(LISTED ENTRIES Opens)

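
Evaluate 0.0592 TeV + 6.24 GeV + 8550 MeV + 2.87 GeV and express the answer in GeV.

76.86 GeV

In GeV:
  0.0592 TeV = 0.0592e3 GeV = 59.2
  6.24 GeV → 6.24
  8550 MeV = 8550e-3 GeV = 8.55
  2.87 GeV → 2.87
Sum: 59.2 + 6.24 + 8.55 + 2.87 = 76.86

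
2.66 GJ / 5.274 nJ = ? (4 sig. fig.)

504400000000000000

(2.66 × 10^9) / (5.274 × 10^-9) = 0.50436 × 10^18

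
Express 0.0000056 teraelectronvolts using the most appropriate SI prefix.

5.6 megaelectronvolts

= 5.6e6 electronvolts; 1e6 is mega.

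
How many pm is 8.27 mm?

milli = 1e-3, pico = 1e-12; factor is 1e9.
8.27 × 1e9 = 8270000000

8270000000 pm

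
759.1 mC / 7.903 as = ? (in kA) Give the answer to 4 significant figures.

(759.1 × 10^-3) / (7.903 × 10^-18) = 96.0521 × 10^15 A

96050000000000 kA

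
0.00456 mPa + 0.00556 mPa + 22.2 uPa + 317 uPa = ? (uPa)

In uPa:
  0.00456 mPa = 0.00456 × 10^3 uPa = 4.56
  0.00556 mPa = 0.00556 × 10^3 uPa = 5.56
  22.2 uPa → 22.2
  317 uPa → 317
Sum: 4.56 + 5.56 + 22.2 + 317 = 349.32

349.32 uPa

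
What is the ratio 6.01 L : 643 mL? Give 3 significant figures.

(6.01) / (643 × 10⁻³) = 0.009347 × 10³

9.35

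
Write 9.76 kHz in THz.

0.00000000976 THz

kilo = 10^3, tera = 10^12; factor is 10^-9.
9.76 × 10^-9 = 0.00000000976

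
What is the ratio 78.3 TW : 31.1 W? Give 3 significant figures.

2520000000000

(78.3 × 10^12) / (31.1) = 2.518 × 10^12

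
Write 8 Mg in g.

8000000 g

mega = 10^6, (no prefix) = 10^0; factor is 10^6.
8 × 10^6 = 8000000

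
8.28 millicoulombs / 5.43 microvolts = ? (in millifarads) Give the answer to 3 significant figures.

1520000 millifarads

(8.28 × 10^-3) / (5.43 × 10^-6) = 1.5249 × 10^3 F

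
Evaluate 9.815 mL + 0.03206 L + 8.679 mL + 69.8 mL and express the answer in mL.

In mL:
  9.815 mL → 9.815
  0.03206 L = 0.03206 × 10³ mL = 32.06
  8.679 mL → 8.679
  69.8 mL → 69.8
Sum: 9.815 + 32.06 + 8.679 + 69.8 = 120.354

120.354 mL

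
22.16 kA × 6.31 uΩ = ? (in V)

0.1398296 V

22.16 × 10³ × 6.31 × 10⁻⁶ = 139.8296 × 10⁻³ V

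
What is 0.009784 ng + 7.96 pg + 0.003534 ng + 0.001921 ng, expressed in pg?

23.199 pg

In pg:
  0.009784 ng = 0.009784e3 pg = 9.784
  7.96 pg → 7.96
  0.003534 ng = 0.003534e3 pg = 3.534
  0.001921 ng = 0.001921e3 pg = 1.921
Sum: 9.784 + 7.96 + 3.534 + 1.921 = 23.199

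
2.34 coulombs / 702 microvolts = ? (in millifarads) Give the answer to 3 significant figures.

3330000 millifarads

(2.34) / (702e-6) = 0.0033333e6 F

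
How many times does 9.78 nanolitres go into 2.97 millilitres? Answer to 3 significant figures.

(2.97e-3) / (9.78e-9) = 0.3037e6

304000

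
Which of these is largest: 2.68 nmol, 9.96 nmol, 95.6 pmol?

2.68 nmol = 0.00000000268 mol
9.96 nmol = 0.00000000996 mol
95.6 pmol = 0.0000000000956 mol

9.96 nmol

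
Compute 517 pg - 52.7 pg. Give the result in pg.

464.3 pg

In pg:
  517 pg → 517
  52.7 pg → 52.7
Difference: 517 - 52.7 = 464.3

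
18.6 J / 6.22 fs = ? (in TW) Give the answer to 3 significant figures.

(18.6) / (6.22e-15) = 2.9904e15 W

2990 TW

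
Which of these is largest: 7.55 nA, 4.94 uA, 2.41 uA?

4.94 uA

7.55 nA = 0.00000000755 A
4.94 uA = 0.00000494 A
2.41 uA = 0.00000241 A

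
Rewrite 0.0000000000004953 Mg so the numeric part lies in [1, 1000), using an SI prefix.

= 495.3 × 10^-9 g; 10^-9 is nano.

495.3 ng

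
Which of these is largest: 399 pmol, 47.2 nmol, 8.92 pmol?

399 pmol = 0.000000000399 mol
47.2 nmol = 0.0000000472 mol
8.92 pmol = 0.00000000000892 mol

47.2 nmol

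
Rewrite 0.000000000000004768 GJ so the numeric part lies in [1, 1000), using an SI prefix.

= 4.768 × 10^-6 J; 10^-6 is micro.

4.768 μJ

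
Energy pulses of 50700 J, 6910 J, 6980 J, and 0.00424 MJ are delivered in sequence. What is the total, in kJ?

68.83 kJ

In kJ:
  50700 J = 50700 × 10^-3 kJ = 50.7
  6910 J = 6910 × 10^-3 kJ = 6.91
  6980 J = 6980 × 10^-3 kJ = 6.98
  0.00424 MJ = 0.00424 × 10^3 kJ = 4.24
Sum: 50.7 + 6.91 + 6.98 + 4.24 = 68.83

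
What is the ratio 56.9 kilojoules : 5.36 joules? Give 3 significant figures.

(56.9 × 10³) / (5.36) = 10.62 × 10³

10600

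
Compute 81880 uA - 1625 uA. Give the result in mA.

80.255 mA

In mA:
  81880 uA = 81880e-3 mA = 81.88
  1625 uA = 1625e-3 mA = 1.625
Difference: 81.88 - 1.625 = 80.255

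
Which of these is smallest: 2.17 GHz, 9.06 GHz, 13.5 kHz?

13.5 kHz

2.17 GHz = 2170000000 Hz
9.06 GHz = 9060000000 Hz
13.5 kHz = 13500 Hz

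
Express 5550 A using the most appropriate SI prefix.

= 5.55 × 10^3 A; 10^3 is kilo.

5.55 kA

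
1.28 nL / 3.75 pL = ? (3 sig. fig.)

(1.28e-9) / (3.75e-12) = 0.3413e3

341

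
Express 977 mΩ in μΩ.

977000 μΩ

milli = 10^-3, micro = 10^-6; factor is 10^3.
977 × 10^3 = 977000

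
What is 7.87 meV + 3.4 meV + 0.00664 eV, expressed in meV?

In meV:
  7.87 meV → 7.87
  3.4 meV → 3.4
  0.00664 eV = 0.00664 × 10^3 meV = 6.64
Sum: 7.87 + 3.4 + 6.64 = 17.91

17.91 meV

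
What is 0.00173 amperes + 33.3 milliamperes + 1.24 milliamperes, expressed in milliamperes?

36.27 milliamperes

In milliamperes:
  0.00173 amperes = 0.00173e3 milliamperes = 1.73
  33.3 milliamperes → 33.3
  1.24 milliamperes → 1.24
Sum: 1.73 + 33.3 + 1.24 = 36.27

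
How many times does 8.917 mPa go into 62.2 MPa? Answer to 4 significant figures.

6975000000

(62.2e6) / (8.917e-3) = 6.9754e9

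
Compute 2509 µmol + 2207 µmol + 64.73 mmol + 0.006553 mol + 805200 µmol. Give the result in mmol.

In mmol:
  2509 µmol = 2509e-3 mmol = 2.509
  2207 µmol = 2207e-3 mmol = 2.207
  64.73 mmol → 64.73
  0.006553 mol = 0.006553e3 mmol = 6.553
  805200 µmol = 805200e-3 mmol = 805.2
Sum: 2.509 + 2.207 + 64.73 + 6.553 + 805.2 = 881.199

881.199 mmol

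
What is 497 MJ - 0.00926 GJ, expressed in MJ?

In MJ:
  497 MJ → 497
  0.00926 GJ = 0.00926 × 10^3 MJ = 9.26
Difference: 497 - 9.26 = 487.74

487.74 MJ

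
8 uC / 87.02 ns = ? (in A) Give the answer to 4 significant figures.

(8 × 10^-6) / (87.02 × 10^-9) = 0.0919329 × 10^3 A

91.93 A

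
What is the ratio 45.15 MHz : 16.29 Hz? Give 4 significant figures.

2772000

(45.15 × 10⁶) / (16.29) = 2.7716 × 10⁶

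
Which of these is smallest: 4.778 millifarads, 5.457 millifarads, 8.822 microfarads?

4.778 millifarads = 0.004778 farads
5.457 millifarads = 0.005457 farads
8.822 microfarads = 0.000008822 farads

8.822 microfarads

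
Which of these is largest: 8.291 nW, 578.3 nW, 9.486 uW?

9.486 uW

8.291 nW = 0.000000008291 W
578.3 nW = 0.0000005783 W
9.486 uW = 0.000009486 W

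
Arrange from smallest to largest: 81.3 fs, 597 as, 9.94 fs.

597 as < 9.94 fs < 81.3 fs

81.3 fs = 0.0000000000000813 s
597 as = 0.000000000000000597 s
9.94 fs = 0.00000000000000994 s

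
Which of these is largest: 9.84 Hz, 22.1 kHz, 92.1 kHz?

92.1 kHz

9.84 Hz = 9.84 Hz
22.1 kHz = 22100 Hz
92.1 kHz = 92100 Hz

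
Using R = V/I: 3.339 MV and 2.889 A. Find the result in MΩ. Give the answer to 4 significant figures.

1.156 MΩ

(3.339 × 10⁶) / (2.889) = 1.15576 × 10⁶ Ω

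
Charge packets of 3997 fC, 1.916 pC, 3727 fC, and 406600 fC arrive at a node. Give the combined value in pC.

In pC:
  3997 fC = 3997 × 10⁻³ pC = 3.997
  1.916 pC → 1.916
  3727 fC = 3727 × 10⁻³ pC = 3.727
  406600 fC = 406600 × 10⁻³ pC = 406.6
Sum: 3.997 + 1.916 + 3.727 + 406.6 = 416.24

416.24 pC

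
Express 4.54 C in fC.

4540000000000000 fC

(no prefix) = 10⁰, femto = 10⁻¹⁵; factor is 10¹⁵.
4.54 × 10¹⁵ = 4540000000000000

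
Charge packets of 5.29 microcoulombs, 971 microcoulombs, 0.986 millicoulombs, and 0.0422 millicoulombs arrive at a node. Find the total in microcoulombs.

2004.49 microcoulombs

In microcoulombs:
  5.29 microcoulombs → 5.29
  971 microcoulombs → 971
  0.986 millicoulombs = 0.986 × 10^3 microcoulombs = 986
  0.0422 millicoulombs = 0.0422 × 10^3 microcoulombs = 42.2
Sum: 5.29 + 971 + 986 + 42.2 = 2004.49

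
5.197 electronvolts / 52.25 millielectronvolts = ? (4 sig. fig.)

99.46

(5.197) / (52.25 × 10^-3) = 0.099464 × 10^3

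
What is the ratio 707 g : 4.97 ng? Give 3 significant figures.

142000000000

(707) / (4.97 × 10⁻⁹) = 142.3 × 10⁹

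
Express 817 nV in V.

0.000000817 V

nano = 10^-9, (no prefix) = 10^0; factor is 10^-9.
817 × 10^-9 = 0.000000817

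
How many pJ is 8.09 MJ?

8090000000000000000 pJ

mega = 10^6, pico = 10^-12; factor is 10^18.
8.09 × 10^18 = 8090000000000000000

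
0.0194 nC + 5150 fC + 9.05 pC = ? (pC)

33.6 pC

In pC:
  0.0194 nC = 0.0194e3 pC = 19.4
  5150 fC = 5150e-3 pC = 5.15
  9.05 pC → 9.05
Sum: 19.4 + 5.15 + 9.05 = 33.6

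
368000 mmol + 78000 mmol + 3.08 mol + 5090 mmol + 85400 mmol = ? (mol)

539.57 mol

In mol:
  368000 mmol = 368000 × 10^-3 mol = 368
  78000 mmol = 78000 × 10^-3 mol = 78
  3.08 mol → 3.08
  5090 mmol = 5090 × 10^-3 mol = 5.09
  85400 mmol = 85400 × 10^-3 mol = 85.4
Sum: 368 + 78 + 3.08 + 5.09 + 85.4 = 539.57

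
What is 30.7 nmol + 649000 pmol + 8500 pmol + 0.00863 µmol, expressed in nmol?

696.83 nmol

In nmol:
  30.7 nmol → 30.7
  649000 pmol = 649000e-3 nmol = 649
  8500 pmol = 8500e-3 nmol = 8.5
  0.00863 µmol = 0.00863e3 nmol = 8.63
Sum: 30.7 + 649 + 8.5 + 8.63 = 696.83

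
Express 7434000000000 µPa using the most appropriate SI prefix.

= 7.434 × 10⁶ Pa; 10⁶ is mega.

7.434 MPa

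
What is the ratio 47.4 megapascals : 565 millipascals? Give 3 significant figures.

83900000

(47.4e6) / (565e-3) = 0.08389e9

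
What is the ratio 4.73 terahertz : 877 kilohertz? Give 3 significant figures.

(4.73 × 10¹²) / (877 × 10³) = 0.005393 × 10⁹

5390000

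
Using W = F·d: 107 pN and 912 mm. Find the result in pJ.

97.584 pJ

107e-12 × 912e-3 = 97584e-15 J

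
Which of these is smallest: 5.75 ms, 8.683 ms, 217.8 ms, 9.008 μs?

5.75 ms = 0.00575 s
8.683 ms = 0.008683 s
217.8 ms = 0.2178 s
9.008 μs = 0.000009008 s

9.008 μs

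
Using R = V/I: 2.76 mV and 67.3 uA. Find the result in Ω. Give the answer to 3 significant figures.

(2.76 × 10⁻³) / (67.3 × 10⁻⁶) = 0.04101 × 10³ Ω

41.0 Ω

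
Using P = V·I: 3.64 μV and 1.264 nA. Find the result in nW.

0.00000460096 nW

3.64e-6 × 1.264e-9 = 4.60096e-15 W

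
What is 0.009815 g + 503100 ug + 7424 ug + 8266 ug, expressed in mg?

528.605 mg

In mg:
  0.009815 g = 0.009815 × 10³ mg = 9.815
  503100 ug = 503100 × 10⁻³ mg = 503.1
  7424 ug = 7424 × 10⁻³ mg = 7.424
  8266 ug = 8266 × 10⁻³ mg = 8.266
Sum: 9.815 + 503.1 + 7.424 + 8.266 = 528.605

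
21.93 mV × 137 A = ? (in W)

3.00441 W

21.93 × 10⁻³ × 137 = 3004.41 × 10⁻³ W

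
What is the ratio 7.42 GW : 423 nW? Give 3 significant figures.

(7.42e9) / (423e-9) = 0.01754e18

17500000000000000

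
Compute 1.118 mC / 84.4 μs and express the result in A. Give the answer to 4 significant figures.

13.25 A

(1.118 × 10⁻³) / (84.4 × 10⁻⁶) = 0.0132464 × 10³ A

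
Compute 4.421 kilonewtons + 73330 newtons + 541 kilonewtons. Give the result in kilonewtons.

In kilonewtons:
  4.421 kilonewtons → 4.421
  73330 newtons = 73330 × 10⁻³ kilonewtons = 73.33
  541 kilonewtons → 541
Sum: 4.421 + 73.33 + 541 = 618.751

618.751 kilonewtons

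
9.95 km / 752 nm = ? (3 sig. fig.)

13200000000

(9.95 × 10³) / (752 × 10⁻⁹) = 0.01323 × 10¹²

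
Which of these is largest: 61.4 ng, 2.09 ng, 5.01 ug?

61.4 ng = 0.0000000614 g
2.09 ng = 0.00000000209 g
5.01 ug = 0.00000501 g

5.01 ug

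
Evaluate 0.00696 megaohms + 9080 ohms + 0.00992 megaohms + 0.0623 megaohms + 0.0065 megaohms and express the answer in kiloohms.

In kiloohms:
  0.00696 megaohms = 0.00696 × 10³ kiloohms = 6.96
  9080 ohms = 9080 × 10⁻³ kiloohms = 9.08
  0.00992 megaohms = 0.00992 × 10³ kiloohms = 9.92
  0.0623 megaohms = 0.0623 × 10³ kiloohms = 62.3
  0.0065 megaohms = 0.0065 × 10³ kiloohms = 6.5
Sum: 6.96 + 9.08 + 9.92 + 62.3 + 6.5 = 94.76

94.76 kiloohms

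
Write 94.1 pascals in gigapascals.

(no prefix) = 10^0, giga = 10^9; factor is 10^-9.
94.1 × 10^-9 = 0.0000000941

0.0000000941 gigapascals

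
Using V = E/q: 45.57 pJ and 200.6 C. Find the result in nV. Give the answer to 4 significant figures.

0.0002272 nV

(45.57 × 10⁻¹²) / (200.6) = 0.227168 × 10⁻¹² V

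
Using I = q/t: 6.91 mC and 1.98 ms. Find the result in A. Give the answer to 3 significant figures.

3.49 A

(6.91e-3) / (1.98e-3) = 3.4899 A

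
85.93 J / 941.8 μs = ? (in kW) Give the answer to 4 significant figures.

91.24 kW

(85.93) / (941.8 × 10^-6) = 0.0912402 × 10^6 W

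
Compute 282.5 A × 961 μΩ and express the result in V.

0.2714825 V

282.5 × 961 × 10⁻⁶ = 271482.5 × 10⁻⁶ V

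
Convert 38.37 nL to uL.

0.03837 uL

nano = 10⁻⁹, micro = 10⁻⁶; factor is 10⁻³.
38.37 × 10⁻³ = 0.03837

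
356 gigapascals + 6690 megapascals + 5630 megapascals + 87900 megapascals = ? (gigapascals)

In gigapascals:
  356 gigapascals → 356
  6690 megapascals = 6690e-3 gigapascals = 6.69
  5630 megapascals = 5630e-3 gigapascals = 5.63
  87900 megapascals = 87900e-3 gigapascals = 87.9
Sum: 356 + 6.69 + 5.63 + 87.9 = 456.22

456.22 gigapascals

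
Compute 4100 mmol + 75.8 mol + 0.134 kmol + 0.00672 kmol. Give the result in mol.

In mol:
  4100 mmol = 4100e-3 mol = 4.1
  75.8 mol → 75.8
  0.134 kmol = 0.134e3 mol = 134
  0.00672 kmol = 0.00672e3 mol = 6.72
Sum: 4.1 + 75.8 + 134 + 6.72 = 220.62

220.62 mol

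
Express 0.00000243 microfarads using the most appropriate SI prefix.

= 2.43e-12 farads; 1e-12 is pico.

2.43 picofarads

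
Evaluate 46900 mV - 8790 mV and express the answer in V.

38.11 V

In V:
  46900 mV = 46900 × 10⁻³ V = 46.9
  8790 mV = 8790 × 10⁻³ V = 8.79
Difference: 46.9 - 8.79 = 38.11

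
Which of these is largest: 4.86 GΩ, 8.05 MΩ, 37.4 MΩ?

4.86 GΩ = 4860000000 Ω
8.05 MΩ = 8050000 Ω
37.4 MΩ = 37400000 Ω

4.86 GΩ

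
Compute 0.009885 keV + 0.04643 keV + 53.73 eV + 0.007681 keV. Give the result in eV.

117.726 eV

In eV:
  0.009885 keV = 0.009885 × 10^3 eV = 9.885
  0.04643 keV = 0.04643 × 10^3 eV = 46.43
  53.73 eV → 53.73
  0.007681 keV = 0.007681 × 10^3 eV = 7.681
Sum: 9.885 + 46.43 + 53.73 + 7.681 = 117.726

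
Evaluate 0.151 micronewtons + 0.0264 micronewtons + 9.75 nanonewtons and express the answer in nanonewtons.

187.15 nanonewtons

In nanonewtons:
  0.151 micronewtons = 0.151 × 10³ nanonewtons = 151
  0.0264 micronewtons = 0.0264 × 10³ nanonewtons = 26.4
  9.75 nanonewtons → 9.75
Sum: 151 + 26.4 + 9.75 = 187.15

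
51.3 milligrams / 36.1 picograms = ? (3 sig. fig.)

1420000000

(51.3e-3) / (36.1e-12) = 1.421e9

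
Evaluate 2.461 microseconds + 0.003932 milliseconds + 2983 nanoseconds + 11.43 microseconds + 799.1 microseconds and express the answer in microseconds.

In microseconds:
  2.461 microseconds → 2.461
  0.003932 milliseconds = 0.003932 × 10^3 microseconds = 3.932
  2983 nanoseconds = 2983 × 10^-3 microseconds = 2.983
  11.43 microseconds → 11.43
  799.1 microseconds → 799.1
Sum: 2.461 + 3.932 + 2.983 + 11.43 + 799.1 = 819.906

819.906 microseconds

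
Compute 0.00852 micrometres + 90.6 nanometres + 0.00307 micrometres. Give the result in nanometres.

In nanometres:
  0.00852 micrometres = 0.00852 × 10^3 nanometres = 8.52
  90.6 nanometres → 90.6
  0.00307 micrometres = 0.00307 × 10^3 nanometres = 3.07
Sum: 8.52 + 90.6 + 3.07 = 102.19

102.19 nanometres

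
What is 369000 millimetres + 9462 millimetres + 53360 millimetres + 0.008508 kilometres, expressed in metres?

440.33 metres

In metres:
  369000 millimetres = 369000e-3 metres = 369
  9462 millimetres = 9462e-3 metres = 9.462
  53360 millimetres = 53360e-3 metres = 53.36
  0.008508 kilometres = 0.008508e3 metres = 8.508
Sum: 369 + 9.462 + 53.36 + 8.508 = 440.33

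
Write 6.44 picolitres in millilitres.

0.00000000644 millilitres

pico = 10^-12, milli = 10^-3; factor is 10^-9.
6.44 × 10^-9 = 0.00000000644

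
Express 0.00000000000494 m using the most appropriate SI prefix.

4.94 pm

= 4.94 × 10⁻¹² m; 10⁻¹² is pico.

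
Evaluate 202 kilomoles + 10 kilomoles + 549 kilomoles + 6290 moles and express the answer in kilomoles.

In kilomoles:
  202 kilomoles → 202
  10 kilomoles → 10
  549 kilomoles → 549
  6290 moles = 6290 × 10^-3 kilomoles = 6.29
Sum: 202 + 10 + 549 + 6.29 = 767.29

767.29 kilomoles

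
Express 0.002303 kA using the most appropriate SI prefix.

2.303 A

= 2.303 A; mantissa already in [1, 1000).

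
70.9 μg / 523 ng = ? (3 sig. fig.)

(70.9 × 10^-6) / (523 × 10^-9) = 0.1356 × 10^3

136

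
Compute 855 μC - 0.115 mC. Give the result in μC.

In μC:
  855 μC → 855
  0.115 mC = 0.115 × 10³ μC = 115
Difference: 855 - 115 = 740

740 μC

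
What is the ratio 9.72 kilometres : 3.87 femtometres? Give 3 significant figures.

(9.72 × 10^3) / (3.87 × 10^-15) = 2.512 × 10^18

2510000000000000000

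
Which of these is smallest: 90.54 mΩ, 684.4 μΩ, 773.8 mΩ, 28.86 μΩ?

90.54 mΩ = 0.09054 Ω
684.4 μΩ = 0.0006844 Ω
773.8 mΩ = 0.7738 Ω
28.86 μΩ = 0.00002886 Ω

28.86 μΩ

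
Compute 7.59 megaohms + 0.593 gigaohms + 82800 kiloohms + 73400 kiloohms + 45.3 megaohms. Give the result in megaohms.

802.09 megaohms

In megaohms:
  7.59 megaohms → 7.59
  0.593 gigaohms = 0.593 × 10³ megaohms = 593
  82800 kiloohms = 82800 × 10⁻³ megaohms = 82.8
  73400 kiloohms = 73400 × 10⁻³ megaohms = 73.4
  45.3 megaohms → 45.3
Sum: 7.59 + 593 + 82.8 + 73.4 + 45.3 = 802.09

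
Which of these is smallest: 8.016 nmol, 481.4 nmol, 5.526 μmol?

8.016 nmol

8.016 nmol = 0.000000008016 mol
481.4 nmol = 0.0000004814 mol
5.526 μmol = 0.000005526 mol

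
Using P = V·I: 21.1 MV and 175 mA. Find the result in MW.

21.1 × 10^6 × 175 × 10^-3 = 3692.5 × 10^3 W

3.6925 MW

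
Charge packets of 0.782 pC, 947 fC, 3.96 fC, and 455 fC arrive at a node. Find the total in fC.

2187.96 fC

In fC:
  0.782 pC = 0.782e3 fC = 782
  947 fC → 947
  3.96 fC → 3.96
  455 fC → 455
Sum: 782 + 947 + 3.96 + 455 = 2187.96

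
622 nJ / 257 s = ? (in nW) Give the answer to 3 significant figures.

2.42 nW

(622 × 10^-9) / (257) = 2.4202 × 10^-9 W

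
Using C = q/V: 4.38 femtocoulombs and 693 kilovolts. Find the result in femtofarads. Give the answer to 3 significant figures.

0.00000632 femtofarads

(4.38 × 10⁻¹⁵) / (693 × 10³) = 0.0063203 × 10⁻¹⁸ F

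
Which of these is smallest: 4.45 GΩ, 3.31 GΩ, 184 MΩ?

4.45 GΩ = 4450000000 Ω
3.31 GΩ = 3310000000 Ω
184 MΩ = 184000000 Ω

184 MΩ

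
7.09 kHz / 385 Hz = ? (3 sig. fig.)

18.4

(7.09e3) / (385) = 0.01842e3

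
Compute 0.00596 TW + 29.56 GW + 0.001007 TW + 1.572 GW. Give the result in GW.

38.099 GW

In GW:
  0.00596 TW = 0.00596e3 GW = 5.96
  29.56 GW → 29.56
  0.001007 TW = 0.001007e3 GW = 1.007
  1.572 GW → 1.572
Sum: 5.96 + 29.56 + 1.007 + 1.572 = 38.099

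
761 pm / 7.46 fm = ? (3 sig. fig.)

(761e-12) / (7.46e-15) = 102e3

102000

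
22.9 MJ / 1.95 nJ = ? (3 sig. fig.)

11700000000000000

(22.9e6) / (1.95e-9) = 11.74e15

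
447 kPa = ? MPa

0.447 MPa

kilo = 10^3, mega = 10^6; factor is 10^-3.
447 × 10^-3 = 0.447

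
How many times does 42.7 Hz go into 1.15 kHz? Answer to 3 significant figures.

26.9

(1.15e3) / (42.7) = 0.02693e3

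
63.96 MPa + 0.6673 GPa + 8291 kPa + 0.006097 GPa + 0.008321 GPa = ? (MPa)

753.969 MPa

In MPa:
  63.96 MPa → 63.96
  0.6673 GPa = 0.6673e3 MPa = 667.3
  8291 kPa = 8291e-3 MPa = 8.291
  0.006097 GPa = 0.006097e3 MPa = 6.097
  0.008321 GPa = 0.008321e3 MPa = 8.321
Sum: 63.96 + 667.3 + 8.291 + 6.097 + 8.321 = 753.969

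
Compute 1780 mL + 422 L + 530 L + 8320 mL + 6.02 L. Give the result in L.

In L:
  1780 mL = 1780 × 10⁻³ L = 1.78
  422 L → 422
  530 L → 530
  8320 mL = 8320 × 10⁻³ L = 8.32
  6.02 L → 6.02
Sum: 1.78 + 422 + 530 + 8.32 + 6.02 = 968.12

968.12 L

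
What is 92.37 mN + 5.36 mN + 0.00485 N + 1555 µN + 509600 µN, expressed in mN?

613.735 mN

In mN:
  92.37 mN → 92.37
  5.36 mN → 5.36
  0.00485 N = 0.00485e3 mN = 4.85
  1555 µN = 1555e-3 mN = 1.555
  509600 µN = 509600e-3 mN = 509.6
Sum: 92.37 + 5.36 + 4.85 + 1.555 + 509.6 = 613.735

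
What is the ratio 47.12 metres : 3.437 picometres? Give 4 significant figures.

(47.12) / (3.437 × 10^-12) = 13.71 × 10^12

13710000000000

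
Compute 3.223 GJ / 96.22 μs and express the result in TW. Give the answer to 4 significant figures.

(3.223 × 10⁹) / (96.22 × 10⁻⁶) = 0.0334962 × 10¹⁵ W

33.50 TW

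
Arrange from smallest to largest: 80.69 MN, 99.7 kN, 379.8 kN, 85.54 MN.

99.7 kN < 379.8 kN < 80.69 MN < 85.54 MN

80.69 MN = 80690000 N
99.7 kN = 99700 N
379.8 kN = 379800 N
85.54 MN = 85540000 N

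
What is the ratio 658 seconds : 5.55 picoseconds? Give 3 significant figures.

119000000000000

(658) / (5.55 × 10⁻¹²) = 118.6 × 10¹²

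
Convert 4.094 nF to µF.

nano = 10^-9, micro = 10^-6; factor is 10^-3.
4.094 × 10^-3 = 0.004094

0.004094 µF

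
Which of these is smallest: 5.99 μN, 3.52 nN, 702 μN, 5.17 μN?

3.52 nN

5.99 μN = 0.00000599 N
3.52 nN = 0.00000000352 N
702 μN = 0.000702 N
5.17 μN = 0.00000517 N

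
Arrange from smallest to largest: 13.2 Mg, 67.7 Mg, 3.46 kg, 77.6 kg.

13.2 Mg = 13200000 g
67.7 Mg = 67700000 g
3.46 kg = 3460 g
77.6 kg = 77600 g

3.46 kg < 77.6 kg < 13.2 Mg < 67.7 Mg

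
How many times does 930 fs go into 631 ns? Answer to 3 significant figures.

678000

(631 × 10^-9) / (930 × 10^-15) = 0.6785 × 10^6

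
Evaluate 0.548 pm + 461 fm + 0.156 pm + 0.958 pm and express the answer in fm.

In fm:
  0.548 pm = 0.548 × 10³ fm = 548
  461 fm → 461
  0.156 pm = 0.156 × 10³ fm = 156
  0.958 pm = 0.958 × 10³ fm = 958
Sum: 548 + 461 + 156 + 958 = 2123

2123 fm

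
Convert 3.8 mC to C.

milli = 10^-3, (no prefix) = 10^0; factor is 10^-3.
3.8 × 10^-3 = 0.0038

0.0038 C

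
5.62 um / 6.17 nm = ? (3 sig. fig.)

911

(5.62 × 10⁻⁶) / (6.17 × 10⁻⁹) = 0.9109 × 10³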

(LISTED ENTRIES Closes)

▸ DIRECTIONS: Write out again, unchanged, every line from the line containing "How many times does 930" to the final line of the material above.

▸ PROBLEM SOLUTION:
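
How many times does 930 fs go into 631 ns? Answer to 3 significant figures.

678000

(631 × 10^-9) / (930 × 10^-15) = 0.6785 × 10^6

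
Evaluate 0.548 pm + 461 fm + 0.156 pm + 0.958 pm and express the answer in fm.

In fm:
  0.548 pm = 0.548 × 10³ fm = 548
  461 fm → 461
  0.156 pm = 0.156 × 10³ fm = 156
  0.958 pm = 0.958 × 10³ fm = 958
Sum: 548 + 461 + 156 + 958 = 2123

2123 fm

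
Convert 3.8 mC to C.

milli = 10^-3, (no prefix) = 10^0; factor is 10^-3.
3.8 × 10^-3 = 0.0038

0.0038 C

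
5.62 um / 6.17 nm = ? (3 sig. fig.)

911

(5.62 × 10⁻⁶) / (6.17 × 10⁻⁹) = 0.9109 × 10³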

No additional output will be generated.